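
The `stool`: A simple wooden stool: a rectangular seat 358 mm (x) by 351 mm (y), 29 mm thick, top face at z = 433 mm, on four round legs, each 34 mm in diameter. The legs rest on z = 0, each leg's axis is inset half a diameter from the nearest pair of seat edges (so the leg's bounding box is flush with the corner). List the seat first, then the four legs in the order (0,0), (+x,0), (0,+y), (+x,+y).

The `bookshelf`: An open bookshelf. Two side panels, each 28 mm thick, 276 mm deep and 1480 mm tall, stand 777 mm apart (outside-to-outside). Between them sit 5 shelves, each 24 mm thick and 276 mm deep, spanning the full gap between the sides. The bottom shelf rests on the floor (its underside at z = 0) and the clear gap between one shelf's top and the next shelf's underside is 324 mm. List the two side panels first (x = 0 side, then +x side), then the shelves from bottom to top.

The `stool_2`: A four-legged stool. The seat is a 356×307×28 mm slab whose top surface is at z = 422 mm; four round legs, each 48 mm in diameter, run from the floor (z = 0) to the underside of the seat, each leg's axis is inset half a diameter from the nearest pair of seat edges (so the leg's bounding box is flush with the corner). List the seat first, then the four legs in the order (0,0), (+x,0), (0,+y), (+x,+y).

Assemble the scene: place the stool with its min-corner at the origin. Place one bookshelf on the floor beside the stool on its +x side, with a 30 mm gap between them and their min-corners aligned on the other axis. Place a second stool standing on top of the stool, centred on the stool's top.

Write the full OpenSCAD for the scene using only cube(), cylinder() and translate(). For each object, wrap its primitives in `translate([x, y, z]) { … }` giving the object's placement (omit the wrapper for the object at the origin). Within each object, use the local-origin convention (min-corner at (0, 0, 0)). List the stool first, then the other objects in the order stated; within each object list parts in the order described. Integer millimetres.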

= = =

- YOUR ASSIGNMENT -
What should be returned is the run of lines from the first line of the material through the line containing "bottom to top.", exact and inclusive, and nothing else.

- FINISHED TASK -
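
The `stool`: A simple wooden stool: a rectangular seat 358 mm (x) by 351 mm (y), 29 mm thick, top face at z = 433 mm, on four round legs, each 34 mm in diameter. The legs rest on z = 0, each leg's axis is inset half a diameter from the nearest pair of seat edges (so the leg's bounding box is flush with the corner). List the seat first, then the four legs in the order (0,0), (+x,0), (0,+y), (+x,+y).

The `bookshelf`: An open bookshelf. Two side panels, each 28 mm thick, 276 mm deep and 1480 mm tall, stand 777 mm apart (outside-to-outside). Between them sit 5 shelves, each 24 mm thick and 276 mm deep, spanning the full gap between the sides. The bottom shelf rests on the floor (its underside at z = 0) and the clear gap between one shelf's top and the next shelf's underside is 324 mm. List the two side panels first (x = 0 side, then +x side), then the shelves from bottom to top.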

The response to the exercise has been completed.